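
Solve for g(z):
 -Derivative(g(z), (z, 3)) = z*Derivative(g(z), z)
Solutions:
 g(z) = C1 + Integral(C2*airyai(-z) + C3*airybi(-z), z)


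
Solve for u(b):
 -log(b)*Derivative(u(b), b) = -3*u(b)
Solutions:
 u(b) = C1*exp(3*li(b))


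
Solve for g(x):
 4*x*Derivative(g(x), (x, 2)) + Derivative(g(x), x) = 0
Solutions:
 g(x) = C1 + C2*x^(3/4)


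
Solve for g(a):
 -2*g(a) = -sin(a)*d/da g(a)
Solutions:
 g(a) = C1*(cos(a) - 1)/(cos(a) + 1)


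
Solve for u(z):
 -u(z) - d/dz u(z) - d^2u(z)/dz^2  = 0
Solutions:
 u(z) = (C1*sin(sqrt(3)*z/2) + C2*cos(sqrt(3)*z/2))*exp(-z/2)


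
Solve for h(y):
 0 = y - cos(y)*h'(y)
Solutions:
 h(y) = C1 + Integral(y/cos(y), y)


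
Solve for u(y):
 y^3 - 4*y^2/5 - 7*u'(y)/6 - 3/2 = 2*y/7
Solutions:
 u(y) = C1 + 3*y^4/14 - 8*y^3/35 - 6*y^2/49 - 9*y/7


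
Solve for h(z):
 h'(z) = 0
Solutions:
 h(z) = C1


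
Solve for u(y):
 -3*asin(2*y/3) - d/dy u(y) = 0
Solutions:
 u(y) = C1 - 3*y*asin(2*y/3) - 3*sqrt(9 - 4*y^2)/2


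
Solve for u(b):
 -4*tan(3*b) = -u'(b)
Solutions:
 u(b) = C1 - 4*log(cos(3*b))/3


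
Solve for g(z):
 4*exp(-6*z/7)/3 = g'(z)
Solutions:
 g(z) = C1 - 14*exp(-6*z/7)/9


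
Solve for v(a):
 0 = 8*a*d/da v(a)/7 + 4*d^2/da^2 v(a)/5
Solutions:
 v(a) = C1 + C2*erf(sqrt(35)*a/7)


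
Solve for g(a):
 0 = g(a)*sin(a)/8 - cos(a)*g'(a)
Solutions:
 g(a) = C1/cos(a)^(1/8)


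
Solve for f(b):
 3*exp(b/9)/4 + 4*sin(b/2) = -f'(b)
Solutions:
 f(b) = C1 - 27*exp(b/9)/4 + 8*cos(b/2)


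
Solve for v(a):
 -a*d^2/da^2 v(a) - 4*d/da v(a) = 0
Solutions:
 v(a) = C1 + C2/a^3


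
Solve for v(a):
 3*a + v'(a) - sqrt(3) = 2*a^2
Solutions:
 v(a) = C1 + 2*a^3/3 - 3*a^2/2 + sqrt(3)*a


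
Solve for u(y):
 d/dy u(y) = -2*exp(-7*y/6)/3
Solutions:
 u(y) = C1 + 4*exp(-7*y/6)/7


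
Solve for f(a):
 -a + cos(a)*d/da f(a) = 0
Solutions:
 f(a) = C1 + Integral(a/cos(a), a)


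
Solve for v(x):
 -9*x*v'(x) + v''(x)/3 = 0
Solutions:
 v(x) = C1 + C2*erfi(3*sqrt(6)*x/2)


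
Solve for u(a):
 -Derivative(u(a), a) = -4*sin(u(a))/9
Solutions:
 -4*a/9 + log(cos(u(a)) - 1)/2 - log(cos(u(a)) + 1)/2 = C1


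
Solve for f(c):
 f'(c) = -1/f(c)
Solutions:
 f(c) = -sqrt(C1 - 2*c)
 f(c) = sqrt(C1 - 2*c)


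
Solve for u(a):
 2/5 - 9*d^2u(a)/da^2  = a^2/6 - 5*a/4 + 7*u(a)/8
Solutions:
 u(a) = C1*sin(sqrt(14)*a/12) + C2*cos(sqrt(14)*a/12) - 4*a^2/21 + 10*a/7 + 1072/245


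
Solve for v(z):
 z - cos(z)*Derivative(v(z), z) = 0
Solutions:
 v(z) = C1 + Integral(z/cos(z), z)


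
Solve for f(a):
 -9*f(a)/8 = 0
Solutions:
 f(a) = 0


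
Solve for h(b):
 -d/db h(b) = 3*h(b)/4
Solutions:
 h(b) = C1*exp(-3*b/4)


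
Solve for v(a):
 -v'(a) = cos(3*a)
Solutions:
 v(a) = C1 - sin(3*a)/3


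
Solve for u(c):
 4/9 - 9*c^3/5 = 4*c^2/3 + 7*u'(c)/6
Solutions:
 u(c) = C1 - 27*c^4/70 - 8*c^3/21 + 8*c/21


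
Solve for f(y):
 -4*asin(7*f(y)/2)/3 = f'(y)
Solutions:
 Integral(1/asin(7*_y/2), (_y, f(y))) = C1 - 4*y/3


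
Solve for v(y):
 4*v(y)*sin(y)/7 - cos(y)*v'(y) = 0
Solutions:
 v(y) = C1/cos(y)^(4/7)


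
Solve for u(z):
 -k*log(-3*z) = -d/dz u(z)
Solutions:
 u(z) = C1 + k*z*log(-z) + k*z*(-1 + log(3))


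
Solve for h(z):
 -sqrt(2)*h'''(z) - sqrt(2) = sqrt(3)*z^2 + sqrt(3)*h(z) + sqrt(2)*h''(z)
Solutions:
 h(z) = C1*exp(z*(-2 + (1 + 27*sqrt(6)/4 + sqrt(-4 + (4 + 27*sqrt(6))^2/4)/2)^(-1/3) + (1 + 27*sqrt(6)/4 + sqrt(-4 + (4 + 27*sqrt(6))^2/4)/2)^(1/3))/6)*sin(sqrt(3)*z*(-(1 + 27*sqrt(6)/4 + sqrt(-4 + (2 + 27*sqrt(6)/2)^2)/2)^(1/3) + (1 + 27*sqrt(6)/4 + sqrt(-4 + (2 + 27*sqrt(6)/2)^2)/2)^(-1/3))/6) + C2*exp(z*(-2 + (1 + 27*sqrt(6)/4 + sqrt(-4 + (4 + 27*sqrt(6))^2/4)/2)^(-1/3) + (1 + 27*sqrt(6)/4 + sqrt(-4 + (4 + 27*sqrt(6))^2/4)/2)^(1/3))/6)*cos(sqrt(3)*z*(-(1 + 27*sqrt(6)/4 + sqrt(-4 + (2 + 27*sqrt(6)/2)^2)/2)^(1/3) + (1 + 27*sqrt(6)/4 + sqrt(-4 + (2 + 27*sqrt(6)/2)^2)/2)^(-1/3))/6) + C3*exp(-z*((1 + 27*sqrt(6)/4 + sqrt(-4 + (4 + 27*sqrt(6))^2/4)/2)^(-1/3) + 1 + (1 + 27*sqrt(6)/4 + sqrt(-4 + (4 + 27*sqrt(6))^2/4)/2)^(1/3))/3) - z^2 + sqrt(6)/3


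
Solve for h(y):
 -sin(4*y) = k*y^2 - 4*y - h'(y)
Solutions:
 h(y) = C1 + k*y^3/3 - 2*y^2 - cos(4*y)/4


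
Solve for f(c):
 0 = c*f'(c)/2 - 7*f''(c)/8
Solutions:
 f(c) = C1 + C2*erfi(sqrt(14)*c/7)


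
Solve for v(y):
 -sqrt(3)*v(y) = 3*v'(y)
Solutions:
 v(y) = C1*exp(-sqrt(3)*y/3)


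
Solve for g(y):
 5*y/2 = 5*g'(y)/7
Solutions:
 g(y) = C1 + 7*y^2/4


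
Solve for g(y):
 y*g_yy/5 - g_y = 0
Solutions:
 g(y) = C1 + C2*y^6


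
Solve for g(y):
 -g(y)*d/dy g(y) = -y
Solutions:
 g(y) = -sqrt(C1 + y^2)
 g(y) = sqrt(C1 + y^2)


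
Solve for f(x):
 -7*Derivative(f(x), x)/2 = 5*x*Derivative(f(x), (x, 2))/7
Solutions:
 f(x) = C1 + C2/x^(39/10)


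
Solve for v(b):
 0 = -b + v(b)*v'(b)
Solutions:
 v(b) = -sqrt(C1 + b^2)
 v(b) = sqrt(C1 + b^2)


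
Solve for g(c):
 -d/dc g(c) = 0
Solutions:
 g(c) = C1


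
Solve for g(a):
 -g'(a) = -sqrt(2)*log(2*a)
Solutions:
 g(a) = C1 + sqrt(2)*a*log(a) - sqrt(2)*a + sqrt(2)*a*log(2)


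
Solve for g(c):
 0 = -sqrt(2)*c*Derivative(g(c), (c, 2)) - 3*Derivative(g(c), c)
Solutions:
 g(c) = C1 + C2*c^(1 - 3*sqrt(2)/2)


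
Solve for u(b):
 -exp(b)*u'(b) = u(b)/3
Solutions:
 u(b) = C1*exp(exp(-b)/3)


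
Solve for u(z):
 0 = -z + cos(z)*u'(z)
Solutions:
 u(z) = C1 + Integral(z/cos(z), z)


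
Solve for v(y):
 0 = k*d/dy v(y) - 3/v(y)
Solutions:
 v(y) = -sqrt(C1 + 6*y/k)
 v(y) = sqrt(C1 + 6*y/k)


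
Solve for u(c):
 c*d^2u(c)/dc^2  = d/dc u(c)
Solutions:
 u(c) = C1 + C2*c^2


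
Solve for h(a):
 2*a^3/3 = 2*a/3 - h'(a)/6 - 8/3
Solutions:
 h(a) = C1 - a^4 + 2*a^2 - 16*a


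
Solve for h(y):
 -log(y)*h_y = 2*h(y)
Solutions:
 h(y) = C1*exp(-2*li(y))


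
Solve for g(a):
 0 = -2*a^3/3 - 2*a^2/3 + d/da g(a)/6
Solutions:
 g(a) = C1 + a^4 + 4*a^3/3


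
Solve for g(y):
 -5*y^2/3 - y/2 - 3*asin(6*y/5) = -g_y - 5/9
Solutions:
 g(y) = C1 + 5*y^3/9 + y^2/4 + 3*y*asin(6*y/5) - 5*y/9 + sqrt(25 - 36*y^2)/2


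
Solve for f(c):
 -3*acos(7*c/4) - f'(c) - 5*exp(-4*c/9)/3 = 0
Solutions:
 f(c) = C1 - 3*c*acos(7*c/4) + 3*sqrt(16 - 49*c^2)/7 + 15*exp(-4*c/9)/4


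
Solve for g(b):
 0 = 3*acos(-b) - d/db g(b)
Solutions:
 g(b) = C1 + 3*b*acos(-b) + 3*sqrt(1 - b^2)


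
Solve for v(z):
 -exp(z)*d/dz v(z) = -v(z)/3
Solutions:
 v(z) = C1*exp(-exp(-z)/3)


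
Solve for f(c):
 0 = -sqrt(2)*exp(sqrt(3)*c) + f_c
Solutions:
 f(c) = C1 + sqrt(6)*exp(sqrt(3)*c)/3


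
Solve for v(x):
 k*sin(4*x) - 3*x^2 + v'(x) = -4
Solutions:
 v(x) = C1 + k*cos(4*x)/4 + x^3 - 4*x


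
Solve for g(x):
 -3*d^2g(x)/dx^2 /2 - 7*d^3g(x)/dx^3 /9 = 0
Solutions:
 g(x) = C1 + C2*x + C3*exp(-27*x/14)


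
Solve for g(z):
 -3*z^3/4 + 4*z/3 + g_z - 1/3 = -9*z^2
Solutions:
 g(z) = C1 + 3*z^4/16 - 3*z^3 - 2*z^2/3 + z/3


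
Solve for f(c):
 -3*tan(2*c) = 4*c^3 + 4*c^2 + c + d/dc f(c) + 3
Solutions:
 f(c) = C1 - c^4 - 4*c^3/3 - c^2/2 - 3*c + 3*log(cos(2*c))/2


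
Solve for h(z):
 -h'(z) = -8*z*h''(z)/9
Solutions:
 h(z) = C1 + C2*z^(17/8)


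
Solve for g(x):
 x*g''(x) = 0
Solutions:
 g(x) = C1 + C2*x


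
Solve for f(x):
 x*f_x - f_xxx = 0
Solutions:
 f(x) = C1 + Integral(C2*airyai(x) + C3*airybi(x), x)


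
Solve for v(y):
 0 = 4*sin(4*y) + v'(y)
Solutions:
 v(y) = C1 + cos(4*y)


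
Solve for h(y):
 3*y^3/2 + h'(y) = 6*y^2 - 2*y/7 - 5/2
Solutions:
 h(y) = C1 - 3*y^4/8 + 2*y^3 - y^2/7 - 5*y/2


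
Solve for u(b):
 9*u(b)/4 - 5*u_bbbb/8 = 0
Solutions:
 u(b) = C1*exp(-2^(1/4)*sqrt(3)*5^(3/4)*b/5) + C2*exp(2^(1/4)*sqrt(3)*5^(3/4)*b/5) + C3*sin(2^(1/4)*sqrt(3)*5^(3/4)*b/5) + C4*cos(2^(1/4)*sqrt(3)*5^(3/4)*b/5)


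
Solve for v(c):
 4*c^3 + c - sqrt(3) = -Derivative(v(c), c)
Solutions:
 v(c) = C1 - c^4 - c^2/2 + sqrt(3)*c


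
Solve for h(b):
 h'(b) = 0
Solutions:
 h(b) = C1


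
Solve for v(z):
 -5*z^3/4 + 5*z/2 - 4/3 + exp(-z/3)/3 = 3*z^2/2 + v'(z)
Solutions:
 v(z) = C1 - 5*z^4/16 - z^3/2 + 5*z^2/4 - 4*z/3 - 1/exp(z)^(1/3)


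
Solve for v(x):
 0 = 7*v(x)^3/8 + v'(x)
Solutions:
 v(x) = -2*sqrt(-1/(C1 - 7*x))
 v(x) = 2*sqrt(-1/(C1 - 7*x))


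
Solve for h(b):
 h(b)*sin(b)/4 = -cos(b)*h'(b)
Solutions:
 h(b) = C1*cos(b)^(1/4)


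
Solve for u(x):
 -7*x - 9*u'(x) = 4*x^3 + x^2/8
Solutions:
 u(x) = C1 - x^4/9 - x^3/216 - 7*x^2/18


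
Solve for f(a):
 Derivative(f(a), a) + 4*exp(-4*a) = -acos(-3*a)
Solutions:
 f(a) = C1 - a*acos(-3*a) - sqrt(1 - 9*a^2)/3 + exp(-4*a)


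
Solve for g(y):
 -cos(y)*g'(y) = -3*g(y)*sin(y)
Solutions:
 g(y) = C1/cos(y)^3


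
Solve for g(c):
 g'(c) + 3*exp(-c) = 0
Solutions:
 g(c) = C1 + 3*exp(-c)


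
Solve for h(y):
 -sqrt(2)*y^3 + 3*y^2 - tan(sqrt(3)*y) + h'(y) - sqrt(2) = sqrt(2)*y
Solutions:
 h(y) = C1 + sqrt(2)*y^4/4 - y^3 + sqrt(2)*y^2/2 + sqrt(2)*y - sqrt(3)*log(cos(sqrt(3)*y))/3


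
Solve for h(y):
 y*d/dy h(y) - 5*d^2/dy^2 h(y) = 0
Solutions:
 h(y) = C1 + C2*erfi(sqrt(10)*y/10)


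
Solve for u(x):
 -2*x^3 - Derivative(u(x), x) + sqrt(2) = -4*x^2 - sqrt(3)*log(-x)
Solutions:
 u(x) = C1 - x^4/2 + 4*x^3/3 + sqrt(3)*x*log(-x) + x*(-sqrt(3) + sqrt(2))


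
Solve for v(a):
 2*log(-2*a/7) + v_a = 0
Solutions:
 v(a) = C1 - 2*a*log(-a) + 2*a*(-log(2) + 1 + log(7))


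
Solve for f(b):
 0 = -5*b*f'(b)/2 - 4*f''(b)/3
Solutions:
 f(b) = C1 + C2*erf(sqrt(15)*b/4)


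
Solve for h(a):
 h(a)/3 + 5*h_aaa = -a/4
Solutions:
 h(a) = C3*exp(-15^(2/3)*a/15) - 3*a/4 + (C1*sin(3^(1/6)*5^(2/3)*a/10) + C2*cos(3^(1/6)*5^(2/3)*a/10))*exp(15^(2/3)*a/30)


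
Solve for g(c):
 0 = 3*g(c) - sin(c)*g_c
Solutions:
 g(c) = C1*(cos(c) - 1)^(3/2)/(cos(c) + 1)^(3/2)


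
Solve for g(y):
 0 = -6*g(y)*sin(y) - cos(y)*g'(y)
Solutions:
 g(y) = C1*cos(y)^6


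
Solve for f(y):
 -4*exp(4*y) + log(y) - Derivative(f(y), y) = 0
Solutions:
 f(y) = C1 + y*log(y) - y - exp(4*y)


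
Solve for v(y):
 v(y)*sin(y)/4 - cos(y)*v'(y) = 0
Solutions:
 v(y) = C1/cos(y)^(1/4)


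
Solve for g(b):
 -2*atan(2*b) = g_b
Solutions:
 g(b) = C1 - 2*b*atan(2*b) + log(4*b^2 + 1)/2


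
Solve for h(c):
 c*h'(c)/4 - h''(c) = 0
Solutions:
 h(c) = C1 + C2*erfi(sqrt(2)*c/4)


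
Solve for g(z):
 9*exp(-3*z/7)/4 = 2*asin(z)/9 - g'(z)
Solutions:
 g(z) = C1 + 2*z*asin(z)/9 + 2*sqrt(1 - z^2)/9 + 21*exp(-3*z/7)/4


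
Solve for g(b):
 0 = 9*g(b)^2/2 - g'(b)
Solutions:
 g(b) = -2/(C1 + 9*b)


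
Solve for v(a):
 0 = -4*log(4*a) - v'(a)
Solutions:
 v(a) = C1 - 4*a*log(a) - a*log(256) + 4*a


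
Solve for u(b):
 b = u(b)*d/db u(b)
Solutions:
 u(b) = -sqrt(C1 + b^2)
 u(b) = sqrt(C1 + b^2)


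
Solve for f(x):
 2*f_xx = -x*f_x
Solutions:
 f(x) = C1 + C2*erf(x/2)


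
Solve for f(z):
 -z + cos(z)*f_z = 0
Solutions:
 f(z) = C1 + Integral(z/cos(z), z)


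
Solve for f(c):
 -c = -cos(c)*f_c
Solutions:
 f(c) = C1 + Integral(c/cos(c), c)


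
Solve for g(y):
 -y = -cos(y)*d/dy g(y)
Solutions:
 g(y) = C1 + Integral(y/cos(y), y)


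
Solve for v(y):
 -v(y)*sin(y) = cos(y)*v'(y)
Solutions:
 v(y) = C1*cos(y)


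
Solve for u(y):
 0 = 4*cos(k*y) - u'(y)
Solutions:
 u(y) = C1 + 4*sin(k*y)/k


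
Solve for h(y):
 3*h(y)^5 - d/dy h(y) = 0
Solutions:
 h(y) = -(-1/(C1 + 12*y))^(1/4)
 h(y) = (-1/(C1 + 12*y))^(1/4)
 h(y) = -I*(-1/(C1 + 12*y))^(1/4)
 h(y) = I*(-1/(C1 + 12*y))^(1/4)


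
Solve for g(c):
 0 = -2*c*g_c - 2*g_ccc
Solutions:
 g(c) = C1 + Integral(C2*airyai(-c) + C3*airybi(-c), c)


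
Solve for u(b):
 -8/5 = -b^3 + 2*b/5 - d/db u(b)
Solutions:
 u(b) = C1 - b^4/4 + b^2/5 + 8*b/5


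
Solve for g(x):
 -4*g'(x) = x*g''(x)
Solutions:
 g(x) = C1 + C2/x^3


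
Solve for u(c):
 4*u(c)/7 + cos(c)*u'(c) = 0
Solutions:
 u(c) = C1*(sin(c) - 1)^(2/7)/(sin(c) + 1)^(2/7)


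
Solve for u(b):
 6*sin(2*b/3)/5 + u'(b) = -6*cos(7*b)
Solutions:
 u(b) = C1 - 6*sin(7*b)/7 + 9*cos(2*b/3)/5


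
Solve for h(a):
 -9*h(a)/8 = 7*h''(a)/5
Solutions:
 h(a) = C1*sin(3*sqrt(70)*a/28) + C2*cos(3*sqrt(70)*a/28)


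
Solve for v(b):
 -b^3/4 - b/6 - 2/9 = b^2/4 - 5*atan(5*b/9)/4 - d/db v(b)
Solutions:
 v(b) = C1 + b^4/16 + b^3/12 + b^2/12 - 5*b*atan(5*b/9)/4 + 2*b/9 + 9*log(25*b^2 + 81)/8


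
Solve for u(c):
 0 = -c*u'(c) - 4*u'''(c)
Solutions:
 u(c) = C1 + Integral(C2*airyai(-2^(1/3)*c/2) + C3*airybi(-2^(1/3)*c/2), c)


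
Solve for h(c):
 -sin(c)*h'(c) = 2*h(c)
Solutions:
 h(c) = C1*(cos(c) + 1)/(cos(c) - 1)


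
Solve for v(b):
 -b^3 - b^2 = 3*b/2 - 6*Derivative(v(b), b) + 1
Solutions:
 v(b) = C1 + b^4/24 + b^3/18 + b^2/8 + b/6


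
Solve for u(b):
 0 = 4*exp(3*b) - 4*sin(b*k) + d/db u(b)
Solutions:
 u(b) = C1 - 4*exp(3*b)/3 - 4*cos(b*k)/k


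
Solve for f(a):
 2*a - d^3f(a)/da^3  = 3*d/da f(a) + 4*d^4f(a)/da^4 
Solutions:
 f(a) = C1 + C4*exp(-a) + a^2/3 + (C2*sin(sqrt(39)*a/8) + C3*cos(sqrt(39)*a/8))*exp(3*a/8)


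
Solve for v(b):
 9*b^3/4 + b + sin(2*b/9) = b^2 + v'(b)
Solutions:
 v(b) = C1 + 9*b^4/16 - b^3/3 + b^2/2 - 9*cos(2*b/9)/2


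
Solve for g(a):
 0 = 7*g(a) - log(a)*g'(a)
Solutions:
 g(a) = C1*exp(7*li(a))


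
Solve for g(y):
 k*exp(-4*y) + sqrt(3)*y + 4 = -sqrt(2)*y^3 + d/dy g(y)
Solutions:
 g(y) = C1 - k*exp(-4*y)/4 + sqrt(2)*y^4/4 + sqrt(3)*y^2/2 + 4*y


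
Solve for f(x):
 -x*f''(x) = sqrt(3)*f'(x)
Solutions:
 f(x) = C1 + C2*x^(1 - sqrt(3))


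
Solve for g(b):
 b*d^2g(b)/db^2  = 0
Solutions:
 g(b) = C1 + C2*b


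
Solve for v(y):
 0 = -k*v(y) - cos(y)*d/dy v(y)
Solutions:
 v(y) = C1*exp(k*(log(sin(y) - 1) - log(sin(y) + 1))/2)


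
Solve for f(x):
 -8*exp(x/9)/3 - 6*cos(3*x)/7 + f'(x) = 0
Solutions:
 f(x) = C1 + 24*exp(x/9) + 2*sin(3*x)/7


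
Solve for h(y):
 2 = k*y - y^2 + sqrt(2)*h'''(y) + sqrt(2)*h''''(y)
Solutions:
 h(y) = C1 + C2*y + C3*y^2 + C4*exp(-y) + sqrt(2)*y^5/120 + sqrt(2)*y^4*(-k - 2)/48 + sqrt(2)*y^3*(k + 4)/12


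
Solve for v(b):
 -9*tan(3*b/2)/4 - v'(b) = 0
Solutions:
 v(b) = C1 + 3*log(cos(3*b/2))/2


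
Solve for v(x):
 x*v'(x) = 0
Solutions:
 v(x) = C1


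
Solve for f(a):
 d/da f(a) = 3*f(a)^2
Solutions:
 f(a) = -1/(C1 + 3*a)


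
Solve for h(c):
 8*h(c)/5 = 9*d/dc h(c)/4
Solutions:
 h(c) = C1*exp(32*c/45)


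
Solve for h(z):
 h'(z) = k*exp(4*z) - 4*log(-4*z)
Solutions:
 h(z) = C1 + k*exp(4*z)/4 - 4*z*log(-z) + 4*z*(1 - 2*log(2))


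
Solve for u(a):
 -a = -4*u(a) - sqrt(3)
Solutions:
 u(a) = a/4 - sqrt(3)/4


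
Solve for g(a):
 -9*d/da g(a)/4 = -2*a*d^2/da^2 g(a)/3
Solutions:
 g(a) = C1 + C2*a^(35/8)


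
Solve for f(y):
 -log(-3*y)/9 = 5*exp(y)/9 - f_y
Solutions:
 f(y) = C1 + y*log(-y)/9 + y*(-1 + log(3))/9 + 5*exp(y)/9


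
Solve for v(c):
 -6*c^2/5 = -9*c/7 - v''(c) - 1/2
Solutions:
 v(c) = C1 + C2*c + c^4/10 - 3*c^3/14 - c^2/4


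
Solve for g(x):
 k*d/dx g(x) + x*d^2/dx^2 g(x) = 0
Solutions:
 g(x) = C1 + x^(1 - re(k))*(C2*sin(log(x)*Abs(im(k))) + C3*cos(log(x)*im(k)))


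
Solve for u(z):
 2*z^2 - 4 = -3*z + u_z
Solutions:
 u(z) = C1 + 2*z^3/3 + 3*z^2/2 - 4*z


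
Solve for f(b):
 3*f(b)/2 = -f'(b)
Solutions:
 f(b) = C1*exp(-3*b/2)


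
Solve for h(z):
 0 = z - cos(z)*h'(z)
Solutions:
 h(z) = C1 + Integral(z/cos(z), z)


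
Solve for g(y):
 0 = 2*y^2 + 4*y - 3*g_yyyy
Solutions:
 g(y) = C1 + C2*y + C3*y^2 + C4*y^3 + y^6/540 + y^5/90


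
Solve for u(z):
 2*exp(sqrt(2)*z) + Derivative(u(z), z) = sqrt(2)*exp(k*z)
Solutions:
 u(z) = C1 - sqrt(2)*exp(sqrt(2)*z) + sqrt(2)*exp(k*z)/k


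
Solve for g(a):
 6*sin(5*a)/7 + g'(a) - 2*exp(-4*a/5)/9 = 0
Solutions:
 g(a) = C1 + 6*cos(5*a)/35 - 5*exp(-4*a/5)/18


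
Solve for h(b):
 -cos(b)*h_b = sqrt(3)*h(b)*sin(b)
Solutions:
 h(b) = C1*cos(b)^(sqrt(3))


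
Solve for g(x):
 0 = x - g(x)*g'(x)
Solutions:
 g(x) = -sqrt(C1 + x^2)
 g(x) = sqrt(C1 + x^2)


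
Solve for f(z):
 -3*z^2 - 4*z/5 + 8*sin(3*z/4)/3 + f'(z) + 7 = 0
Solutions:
 f(z) = C1 + z^3 + 2*z^2/5 - 7*z + 32*cos(3*z/4)/9


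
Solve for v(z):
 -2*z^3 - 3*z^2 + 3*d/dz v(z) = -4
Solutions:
 v(z) = C1 + z^4/6 + z^3/3 - 4*z/3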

* _Task goal_: A word-for-word copy of the lines above from the one with "3*a + v'(a) - sqrt(3) = 2*a^2" through the one with "-a + cos(a)*d/da f(a) = 0", inclusive, is the only output wanted.

* _Answer for this exercise_:
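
 3*a + v'(a) - sqrt(3) = 2*a^2
Solutions:
 v(a) = C1 + 2*a^3/3 - 3*a^2/2 + sqrt(3)*a


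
Solve for u(y):
 d/dy u(y) = -2*exp(-7*y/6)/3
Solutions:
 u(y) = C1 + 4*exp(-7*y/6)/7


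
Solve for f(a):
 -a + cos(a)*d/da f(a) = 0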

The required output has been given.